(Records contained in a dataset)
BEGIN
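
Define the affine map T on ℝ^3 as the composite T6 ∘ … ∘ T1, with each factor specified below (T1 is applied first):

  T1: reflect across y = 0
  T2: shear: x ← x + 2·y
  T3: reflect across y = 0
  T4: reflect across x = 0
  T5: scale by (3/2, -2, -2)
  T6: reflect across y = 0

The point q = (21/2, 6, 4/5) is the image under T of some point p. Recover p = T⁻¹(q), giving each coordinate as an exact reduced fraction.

T1 = [1 0 0 0; 0 -1 0 0; 0 0 1 0; 0 0 0 1]
T2·T1 = [1 -2 0 0; 0 -1 0 0; 0 0 1 0; 0 0 0 1]
T3·…·T1 = [1 -2 0 0; 0 1 0 0; 0 0 1 0; 0 0 0 1]
T4·…·T1 = [-1 2 0 0; 0 1 0 0; 0 0 1 0; 0 0 0 1]
T5·…·T1 = [-3/2 3 0 0; 0 -2 0 0; 0 0 -2 0; 0 0 0 1]
T6·…·T1 = [-3/2 3 0 0; 0 2 0 0; 0 0 -2 0; 0 0 0 1]
det M = 6; M⁻¹ = [-2/3 1 0 0; 0 1/2 0 0; 0 0 -1/2 0; 0 0 0 1]
M⁻¹ · (21/2, 6, 4/5)ᵀ = (-1, 3, -2/5)ᵀ

p = (-1, 3, -2/5)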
END
[DIRECTIONS FOR THIS TASK] The line with "T5: scale by (3/2, -2, -2)", the last line of the data above, and every line between them should be duplicated exactly, with nothing else.

[WRITTEN ANSWER]
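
  T5: scale by (3/2, -2, -2)
  T6: reflect across y = 0

The point q = (21/2, 6, 4/5) is the image under T of some point p. Recover p = T⁻¹(q), giving each coordinate as an exact reduced fraction.

T1 = [1 0 0 0; 0 -1 0 0; 0 0 1 0; 0 0 0 1]
T2·T1 = [1 -2 0 0; 0 -1 0 0; 0 0 1 0; 0 0 0 1]
T3·…·T1 = [1 -2 0 0; 0 1 0 0; 0 0 1 0; 0 0 0 1]
T4·…·T1 = [-1 2 0 0; 0 1 0 0; 0 0 1 0; 0 0 0 1]
T5·…·T1 = [-3/2 3 0 0; 0 -2 0 0; 0 0 -2 0; 0 0 0 1]
T6·…·T1 = [-3/2 3 0 0; 0 2 0 0; 0 0 -2 0; 0 0 0 1]
det M = 6; M⁻¹ = [-2/3 1 0 0; 0 1/2 0 0; 0 0 -1/2 0; 0 0 0 1]
M⁻¹ · (21/2, 6, 4/5)ᵀ = (-1, 3, -2/5)ᵀ

p = (-1, 3, -2/5)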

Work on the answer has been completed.